WHAT THE EXERCISE ASKS: For each line in the data that includes "clusters", make a copy.

DATA SUPPLIED:
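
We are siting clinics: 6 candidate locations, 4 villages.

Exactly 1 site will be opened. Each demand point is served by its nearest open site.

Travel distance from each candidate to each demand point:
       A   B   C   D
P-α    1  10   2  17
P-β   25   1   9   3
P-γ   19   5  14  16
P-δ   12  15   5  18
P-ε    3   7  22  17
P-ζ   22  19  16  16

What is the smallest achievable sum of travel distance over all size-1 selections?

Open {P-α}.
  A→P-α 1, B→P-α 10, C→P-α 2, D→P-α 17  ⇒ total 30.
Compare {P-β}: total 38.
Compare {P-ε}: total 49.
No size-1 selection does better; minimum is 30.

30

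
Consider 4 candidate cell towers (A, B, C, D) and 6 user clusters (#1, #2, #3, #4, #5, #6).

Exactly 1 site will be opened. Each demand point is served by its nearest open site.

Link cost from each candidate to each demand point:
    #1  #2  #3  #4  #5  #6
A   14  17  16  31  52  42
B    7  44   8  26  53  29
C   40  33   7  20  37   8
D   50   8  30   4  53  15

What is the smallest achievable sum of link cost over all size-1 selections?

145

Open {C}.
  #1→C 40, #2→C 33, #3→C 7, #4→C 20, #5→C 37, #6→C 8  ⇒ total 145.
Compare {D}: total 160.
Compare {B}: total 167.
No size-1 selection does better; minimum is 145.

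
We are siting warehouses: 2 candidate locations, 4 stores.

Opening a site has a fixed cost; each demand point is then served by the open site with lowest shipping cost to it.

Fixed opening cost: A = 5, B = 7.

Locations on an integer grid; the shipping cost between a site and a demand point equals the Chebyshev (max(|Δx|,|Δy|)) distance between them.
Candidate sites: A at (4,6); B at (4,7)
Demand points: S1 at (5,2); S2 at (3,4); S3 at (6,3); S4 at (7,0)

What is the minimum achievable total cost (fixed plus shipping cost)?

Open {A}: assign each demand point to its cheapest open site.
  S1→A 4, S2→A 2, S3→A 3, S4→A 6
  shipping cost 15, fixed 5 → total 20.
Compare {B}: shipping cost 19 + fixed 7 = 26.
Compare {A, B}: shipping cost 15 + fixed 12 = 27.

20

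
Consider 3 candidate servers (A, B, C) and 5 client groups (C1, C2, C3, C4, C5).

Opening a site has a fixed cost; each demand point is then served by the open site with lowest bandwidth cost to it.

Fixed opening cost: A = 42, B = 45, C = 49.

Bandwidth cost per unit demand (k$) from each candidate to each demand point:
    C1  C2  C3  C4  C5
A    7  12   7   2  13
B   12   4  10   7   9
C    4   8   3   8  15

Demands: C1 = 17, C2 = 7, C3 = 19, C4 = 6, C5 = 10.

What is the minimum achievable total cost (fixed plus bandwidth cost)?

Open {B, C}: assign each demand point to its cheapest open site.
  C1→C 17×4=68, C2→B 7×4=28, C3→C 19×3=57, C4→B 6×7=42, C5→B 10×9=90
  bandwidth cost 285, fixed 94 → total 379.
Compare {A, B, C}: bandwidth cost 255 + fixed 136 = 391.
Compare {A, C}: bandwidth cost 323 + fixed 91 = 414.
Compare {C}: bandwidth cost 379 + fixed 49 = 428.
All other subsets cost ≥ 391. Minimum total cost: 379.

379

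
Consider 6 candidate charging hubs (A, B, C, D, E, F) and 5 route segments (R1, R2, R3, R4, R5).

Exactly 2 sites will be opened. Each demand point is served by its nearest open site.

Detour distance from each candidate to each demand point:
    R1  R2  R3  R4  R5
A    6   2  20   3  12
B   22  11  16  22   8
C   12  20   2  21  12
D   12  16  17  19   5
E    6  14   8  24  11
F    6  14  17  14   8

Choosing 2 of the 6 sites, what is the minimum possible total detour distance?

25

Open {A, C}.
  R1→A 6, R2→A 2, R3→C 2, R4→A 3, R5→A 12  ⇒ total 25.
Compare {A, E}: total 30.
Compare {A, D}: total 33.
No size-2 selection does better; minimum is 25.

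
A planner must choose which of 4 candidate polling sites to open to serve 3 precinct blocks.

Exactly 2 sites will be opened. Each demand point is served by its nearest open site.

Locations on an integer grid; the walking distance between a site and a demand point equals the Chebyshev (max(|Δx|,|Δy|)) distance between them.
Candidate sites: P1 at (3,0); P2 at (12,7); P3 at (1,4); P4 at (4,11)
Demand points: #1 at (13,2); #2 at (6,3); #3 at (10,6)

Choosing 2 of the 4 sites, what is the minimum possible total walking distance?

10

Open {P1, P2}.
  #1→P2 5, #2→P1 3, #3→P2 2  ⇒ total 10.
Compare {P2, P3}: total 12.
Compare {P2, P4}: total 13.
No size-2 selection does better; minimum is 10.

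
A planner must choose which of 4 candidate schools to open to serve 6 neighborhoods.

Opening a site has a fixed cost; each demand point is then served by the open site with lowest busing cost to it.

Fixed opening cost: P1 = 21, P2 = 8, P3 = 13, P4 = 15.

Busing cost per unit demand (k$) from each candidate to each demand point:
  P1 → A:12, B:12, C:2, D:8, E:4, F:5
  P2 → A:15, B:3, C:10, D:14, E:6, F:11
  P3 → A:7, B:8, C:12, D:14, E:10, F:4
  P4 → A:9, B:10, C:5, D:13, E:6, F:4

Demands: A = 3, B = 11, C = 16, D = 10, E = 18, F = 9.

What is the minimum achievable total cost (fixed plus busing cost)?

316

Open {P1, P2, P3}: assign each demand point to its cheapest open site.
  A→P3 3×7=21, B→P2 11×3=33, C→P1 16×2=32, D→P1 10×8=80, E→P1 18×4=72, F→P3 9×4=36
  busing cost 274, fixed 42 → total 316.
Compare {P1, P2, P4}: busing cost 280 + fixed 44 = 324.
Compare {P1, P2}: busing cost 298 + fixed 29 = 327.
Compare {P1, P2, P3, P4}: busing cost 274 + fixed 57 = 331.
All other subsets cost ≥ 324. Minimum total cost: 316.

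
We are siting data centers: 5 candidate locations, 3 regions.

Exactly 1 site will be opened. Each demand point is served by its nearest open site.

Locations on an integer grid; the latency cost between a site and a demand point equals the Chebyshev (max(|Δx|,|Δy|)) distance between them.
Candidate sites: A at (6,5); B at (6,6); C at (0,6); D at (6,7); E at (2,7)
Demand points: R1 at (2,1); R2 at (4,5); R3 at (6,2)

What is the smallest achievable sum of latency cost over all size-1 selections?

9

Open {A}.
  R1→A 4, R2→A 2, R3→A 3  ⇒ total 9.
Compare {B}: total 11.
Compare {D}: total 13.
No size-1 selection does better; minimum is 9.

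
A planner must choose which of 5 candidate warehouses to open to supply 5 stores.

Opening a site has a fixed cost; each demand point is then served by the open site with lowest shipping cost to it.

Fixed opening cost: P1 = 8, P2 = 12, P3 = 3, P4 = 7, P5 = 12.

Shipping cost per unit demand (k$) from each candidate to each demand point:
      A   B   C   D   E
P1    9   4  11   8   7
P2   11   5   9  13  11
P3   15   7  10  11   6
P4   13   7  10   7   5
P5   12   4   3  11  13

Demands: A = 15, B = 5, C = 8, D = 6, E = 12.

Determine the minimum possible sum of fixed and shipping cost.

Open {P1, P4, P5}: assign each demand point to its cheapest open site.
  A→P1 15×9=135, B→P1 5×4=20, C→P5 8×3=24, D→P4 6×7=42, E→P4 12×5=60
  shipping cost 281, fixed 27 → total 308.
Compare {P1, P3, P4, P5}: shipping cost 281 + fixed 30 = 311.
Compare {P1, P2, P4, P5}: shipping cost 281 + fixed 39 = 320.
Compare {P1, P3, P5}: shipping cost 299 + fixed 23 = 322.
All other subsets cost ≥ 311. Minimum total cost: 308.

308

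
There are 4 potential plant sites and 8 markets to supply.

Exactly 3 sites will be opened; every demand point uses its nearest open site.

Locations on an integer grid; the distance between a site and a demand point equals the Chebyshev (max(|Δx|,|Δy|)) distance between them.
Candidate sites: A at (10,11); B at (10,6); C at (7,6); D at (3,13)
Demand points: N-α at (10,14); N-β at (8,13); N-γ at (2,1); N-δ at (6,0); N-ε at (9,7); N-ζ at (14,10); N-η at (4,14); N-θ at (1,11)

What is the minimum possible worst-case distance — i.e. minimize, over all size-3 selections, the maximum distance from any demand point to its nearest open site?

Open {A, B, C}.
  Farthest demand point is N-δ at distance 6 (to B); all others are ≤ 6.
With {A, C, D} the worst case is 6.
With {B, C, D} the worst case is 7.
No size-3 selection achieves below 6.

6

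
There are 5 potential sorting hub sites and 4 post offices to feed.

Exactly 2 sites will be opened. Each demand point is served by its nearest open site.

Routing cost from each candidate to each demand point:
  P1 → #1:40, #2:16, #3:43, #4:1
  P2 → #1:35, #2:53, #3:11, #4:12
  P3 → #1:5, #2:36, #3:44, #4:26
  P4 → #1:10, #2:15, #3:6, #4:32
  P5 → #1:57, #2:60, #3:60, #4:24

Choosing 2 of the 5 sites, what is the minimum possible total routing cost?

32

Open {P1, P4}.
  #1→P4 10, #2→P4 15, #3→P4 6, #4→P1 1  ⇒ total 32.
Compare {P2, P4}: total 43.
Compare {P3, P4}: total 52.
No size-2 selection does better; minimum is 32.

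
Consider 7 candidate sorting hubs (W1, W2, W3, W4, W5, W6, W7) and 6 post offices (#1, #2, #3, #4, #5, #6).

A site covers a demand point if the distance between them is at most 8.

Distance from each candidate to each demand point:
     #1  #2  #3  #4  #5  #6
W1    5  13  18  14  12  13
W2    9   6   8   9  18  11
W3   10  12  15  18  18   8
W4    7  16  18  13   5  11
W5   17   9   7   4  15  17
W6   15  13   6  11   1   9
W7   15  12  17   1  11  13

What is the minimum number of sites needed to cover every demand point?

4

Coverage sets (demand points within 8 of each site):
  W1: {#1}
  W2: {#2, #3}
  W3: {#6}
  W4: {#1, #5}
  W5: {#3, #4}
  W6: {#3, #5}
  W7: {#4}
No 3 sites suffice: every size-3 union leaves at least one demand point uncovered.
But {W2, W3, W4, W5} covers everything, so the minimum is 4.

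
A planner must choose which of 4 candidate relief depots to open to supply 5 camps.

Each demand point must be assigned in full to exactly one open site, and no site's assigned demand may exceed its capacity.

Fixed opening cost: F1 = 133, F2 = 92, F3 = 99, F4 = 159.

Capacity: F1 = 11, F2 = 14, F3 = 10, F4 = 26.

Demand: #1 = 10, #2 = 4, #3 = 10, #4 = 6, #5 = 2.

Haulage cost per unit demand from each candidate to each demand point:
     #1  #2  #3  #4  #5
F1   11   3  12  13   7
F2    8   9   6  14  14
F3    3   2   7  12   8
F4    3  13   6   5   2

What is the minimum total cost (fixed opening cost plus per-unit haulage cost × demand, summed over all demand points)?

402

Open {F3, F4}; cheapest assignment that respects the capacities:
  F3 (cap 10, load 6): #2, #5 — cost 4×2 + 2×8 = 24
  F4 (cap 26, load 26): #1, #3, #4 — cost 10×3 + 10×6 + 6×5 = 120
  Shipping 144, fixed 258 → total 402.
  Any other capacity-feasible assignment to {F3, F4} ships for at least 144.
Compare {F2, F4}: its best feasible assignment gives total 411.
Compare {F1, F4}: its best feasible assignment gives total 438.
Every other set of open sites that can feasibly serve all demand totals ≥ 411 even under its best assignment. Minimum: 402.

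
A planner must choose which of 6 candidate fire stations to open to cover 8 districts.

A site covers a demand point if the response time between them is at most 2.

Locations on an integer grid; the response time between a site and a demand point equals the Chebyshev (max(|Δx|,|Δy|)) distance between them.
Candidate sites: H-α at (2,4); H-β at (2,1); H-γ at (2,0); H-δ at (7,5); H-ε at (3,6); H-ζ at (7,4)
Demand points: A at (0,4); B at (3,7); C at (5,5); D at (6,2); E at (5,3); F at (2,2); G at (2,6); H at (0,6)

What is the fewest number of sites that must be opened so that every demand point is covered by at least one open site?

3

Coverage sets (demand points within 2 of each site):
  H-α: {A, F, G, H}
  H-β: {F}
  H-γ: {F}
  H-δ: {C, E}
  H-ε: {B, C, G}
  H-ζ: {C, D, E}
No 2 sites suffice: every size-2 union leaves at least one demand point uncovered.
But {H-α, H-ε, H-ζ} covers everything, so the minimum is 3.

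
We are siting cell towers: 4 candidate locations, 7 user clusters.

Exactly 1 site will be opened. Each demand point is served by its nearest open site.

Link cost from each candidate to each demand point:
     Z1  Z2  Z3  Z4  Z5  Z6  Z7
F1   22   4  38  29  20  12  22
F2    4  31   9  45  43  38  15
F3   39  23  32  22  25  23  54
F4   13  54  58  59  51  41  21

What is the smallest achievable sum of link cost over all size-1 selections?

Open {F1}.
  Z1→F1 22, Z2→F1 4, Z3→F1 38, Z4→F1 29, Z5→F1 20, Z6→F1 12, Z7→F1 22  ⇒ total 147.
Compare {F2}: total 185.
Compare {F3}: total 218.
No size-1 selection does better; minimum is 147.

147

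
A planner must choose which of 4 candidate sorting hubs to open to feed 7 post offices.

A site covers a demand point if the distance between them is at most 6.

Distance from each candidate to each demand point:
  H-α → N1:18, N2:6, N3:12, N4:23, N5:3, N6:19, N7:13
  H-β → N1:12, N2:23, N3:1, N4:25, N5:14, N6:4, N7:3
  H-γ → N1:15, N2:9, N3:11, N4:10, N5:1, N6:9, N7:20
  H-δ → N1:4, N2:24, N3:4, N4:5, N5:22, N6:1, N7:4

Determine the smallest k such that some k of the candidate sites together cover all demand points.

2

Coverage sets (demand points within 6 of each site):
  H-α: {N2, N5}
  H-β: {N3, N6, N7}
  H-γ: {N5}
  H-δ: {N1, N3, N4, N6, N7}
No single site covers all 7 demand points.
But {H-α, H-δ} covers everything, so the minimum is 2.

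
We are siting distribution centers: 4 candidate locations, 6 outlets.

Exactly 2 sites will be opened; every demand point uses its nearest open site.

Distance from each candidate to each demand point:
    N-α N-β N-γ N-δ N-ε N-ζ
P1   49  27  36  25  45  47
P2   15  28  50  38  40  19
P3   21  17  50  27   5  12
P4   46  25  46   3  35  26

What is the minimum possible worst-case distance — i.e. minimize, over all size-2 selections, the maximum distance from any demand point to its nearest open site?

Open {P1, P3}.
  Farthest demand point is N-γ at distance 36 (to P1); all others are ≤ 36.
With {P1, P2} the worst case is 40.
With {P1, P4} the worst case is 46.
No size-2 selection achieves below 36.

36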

WRITTEN RESPONSE:
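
Consider 4 candidate cell towers (A, B, C, D) and 6 user clusters (#1, #2, #3, #4, #5, #6).
We are siting cell towers: 4 candidate locations, 7 user clusters.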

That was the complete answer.